(SUPPLIED RECORDS Opens)

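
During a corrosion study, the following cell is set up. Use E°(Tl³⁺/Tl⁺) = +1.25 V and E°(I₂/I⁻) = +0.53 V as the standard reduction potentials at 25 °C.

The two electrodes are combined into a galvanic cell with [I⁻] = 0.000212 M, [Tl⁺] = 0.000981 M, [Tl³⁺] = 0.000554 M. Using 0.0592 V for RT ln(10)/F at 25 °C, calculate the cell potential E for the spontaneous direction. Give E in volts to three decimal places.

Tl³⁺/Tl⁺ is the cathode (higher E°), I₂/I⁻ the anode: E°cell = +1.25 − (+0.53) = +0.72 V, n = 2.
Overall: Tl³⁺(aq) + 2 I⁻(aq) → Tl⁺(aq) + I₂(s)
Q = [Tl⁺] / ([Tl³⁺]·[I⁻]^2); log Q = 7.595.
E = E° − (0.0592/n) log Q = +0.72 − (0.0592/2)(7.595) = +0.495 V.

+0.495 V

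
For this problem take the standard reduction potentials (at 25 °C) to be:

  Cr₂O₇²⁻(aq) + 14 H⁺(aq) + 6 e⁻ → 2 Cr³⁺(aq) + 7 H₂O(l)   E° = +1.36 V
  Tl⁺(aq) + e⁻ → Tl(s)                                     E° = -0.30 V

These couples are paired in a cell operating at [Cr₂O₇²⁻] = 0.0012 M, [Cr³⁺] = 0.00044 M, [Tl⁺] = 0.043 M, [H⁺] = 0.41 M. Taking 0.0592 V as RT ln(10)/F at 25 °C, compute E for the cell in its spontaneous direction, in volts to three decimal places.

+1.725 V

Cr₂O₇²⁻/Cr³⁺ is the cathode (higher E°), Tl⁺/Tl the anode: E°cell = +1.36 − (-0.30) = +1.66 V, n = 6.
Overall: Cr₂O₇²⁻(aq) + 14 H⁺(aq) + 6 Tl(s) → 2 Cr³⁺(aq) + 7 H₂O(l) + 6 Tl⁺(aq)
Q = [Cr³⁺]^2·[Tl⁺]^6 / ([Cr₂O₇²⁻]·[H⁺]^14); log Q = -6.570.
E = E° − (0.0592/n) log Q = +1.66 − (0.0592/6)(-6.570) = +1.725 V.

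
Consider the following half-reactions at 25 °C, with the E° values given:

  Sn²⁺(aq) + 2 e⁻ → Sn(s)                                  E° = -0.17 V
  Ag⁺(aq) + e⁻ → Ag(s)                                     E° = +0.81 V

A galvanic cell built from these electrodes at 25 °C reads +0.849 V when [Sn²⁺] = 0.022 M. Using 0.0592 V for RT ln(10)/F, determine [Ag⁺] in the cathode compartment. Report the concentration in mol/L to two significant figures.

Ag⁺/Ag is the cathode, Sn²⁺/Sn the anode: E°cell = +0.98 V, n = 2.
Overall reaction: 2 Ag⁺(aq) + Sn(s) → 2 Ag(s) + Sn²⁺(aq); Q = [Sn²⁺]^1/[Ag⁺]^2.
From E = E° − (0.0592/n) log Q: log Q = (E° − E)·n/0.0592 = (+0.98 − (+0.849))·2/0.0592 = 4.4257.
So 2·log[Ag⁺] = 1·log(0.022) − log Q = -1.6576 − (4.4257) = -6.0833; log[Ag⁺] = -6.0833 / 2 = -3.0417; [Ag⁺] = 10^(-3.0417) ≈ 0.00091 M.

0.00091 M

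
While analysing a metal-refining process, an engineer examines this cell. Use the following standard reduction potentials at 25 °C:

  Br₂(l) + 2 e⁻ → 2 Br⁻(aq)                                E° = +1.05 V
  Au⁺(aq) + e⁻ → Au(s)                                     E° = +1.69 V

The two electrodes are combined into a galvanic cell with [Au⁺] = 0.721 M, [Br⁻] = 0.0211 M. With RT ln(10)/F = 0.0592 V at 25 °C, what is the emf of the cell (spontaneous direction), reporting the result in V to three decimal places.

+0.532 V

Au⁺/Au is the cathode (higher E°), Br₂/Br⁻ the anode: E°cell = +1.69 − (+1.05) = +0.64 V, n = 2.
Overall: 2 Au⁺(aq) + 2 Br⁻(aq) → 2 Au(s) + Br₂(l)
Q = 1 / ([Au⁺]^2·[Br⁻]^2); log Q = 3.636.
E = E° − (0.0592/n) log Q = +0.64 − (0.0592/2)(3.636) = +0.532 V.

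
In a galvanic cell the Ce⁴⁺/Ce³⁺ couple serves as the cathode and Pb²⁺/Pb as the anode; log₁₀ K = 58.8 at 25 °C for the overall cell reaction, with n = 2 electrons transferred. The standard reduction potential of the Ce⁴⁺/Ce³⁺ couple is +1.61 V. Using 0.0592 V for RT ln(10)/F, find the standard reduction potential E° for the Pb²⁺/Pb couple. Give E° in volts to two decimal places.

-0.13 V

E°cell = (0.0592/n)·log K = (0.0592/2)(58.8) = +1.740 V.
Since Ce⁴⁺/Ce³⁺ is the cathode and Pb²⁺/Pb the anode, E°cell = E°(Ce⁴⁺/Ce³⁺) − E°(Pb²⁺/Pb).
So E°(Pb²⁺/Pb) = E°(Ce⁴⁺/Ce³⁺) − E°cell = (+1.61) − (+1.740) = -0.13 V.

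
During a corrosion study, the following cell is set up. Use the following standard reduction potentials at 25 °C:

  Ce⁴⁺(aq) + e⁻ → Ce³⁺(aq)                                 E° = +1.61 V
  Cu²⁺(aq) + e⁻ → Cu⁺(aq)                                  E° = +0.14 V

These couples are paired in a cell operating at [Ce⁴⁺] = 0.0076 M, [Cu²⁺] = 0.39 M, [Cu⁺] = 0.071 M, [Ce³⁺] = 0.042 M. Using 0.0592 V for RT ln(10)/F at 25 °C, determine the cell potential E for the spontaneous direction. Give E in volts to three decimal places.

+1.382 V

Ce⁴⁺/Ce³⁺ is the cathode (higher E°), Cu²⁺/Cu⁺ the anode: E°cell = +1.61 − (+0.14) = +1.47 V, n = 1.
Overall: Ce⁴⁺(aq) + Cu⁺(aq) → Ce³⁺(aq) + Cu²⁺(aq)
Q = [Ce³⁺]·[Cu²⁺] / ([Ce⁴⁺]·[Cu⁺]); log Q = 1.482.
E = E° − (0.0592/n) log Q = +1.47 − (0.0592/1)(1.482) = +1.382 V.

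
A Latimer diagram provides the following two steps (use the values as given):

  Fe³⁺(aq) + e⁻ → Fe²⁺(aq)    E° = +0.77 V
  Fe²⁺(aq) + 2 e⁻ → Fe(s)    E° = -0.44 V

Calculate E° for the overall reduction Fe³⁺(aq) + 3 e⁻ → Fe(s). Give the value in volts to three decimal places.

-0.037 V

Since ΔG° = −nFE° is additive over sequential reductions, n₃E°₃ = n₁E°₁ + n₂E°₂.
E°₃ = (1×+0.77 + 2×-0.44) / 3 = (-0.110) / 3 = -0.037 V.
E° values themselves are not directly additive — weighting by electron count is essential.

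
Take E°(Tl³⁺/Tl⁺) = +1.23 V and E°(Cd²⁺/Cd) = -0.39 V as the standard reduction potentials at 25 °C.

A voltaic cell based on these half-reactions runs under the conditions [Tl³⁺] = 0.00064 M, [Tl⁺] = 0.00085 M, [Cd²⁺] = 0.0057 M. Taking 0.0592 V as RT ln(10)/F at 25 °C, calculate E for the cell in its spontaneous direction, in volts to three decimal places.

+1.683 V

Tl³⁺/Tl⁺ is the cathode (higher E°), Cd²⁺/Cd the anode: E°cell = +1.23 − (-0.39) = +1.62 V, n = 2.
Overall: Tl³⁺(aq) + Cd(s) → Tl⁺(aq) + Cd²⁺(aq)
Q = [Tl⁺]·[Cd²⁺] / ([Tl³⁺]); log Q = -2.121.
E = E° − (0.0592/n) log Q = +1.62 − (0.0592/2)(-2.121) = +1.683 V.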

(SUPPLIED RECORDS Closes)
(SUPPLIED RECORDS Opens)

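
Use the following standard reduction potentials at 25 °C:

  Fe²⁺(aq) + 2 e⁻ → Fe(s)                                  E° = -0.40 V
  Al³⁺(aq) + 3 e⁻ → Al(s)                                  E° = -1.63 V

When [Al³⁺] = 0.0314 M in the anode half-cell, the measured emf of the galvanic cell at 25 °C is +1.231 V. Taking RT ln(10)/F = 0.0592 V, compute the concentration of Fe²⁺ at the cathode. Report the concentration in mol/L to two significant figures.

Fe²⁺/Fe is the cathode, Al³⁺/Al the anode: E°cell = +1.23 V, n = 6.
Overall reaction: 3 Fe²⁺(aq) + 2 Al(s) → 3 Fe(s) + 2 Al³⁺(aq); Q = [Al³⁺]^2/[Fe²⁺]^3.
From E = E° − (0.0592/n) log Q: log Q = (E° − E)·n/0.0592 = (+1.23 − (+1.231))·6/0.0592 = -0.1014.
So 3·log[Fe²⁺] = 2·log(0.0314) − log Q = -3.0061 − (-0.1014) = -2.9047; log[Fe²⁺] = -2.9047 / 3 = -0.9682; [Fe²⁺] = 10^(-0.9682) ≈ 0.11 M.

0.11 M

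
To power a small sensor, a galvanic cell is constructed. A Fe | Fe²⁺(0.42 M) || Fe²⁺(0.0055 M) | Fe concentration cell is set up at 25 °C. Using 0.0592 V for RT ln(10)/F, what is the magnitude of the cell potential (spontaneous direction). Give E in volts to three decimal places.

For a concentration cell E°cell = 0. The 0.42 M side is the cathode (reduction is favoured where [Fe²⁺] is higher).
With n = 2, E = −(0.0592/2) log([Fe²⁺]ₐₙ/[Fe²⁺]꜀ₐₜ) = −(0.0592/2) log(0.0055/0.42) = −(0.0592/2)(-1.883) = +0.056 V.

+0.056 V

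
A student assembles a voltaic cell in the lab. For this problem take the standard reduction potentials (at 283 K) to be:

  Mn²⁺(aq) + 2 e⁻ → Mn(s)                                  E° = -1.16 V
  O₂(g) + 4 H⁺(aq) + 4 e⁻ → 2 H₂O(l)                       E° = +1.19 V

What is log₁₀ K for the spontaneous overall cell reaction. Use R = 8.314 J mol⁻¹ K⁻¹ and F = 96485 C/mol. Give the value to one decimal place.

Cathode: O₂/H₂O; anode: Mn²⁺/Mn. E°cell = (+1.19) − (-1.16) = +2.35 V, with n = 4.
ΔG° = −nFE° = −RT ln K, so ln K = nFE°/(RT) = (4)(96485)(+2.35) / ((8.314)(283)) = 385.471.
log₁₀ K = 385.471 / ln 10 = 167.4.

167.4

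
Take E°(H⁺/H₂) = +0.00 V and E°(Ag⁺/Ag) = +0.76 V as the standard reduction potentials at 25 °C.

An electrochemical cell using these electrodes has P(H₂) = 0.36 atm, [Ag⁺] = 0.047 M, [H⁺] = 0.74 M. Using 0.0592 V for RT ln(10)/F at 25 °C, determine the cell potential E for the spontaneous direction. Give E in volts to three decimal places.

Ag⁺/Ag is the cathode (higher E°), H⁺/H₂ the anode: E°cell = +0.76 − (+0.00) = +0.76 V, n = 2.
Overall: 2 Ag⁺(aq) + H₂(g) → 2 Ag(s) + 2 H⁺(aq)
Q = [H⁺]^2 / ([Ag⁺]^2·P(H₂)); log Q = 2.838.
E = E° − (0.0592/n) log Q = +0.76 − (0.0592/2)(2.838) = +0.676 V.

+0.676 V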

(SUPPLIED RECORDS Closes)

> _THE PROBLEM_: Your task is to retype the entries verbatim, starting with the line that holds "Br₂(l) + 2 e⁻" and stopping after the line that holds "Cu²⁺(aq) + e⁻".

> _ANSWER FOR THE TASK_:
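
  Br₂(l) + 2 e⁻ → 2 Br⁻(aq)                                E° = +1.05 V
  Au⁺(aq) + e⁻ → Au(s)                                     E° = +1.69 V

The two electrodes are combined into a galvanic cell with [Au⁺] = 0.721 M, [Br⁻] = 0.0211 M. With RT ln(10)/F = 0.0592 V at 25 °C, what is the emf of the cell (spontaneous direction), reporting the result in V to three decimal places.

+0.532 V

Au⁺/Au is the cathode (higher E°), Br₂/Br⁻ the anode: E°cell = +1.69 − (+1.05) = +0.64 V, n = 2.
Overall: 2 Au⁺(aq) + 2 Br⁻(aq) → 2 Au(s) + Br₂(l)
Q = 1 / ([Au⁺]^2·[Br⁻]^2); log Q = 3.636.
E = E° − (0.0592/n) log Q = +0.64 − (0.0592/2)(3.636) = +0.532 V.

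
In a galvanic cell the Ce⁴⁺/Ce³⁺ couple serves as the cathode and Pb²⁺/Pb as the anode; log₁₀ K = 58.8 at 25 °C for the overall cell reaction, with n = 2 electrons transferred. The standard reduction potential of the Ce⁴⁺/Ce³⁺ couple is +1.61 V. Using 0.0592 V for RT ln(10)/F, find the standard reduction potential E° for the Pb²⁺/Pb couple. Give E° in volts to two decimal places.

-0.13 V

E°cell = (0.0592/n)·log K = (0.0592/2)(58.8) = +1.740 V.
Since Ce⁴⁺/Ce³⁺ is the cathode and Pb²⁺/Pb the anode, E°cell = E°(Ce⁴⁺/Ce³⁺) − E°(Pb²⁺/Pb).
So E°(Pb²⁺/Pb) = E°(Ce⁴⁺/Ce³⁺) − E°cell = (+1.61) − (+1.740) = -0.13 V.

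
During a corrosion study, the following cell is set up. Use the following standard reduction potentials at 25 °C:

  Ce⁴⁺(aq) + e⁻ → Ce³⁺(aq)                                 E° = +1.61 V
  Cu²⁺(aq) + e⁻ → Cu⁺(aq)                                  E° = +0.14 V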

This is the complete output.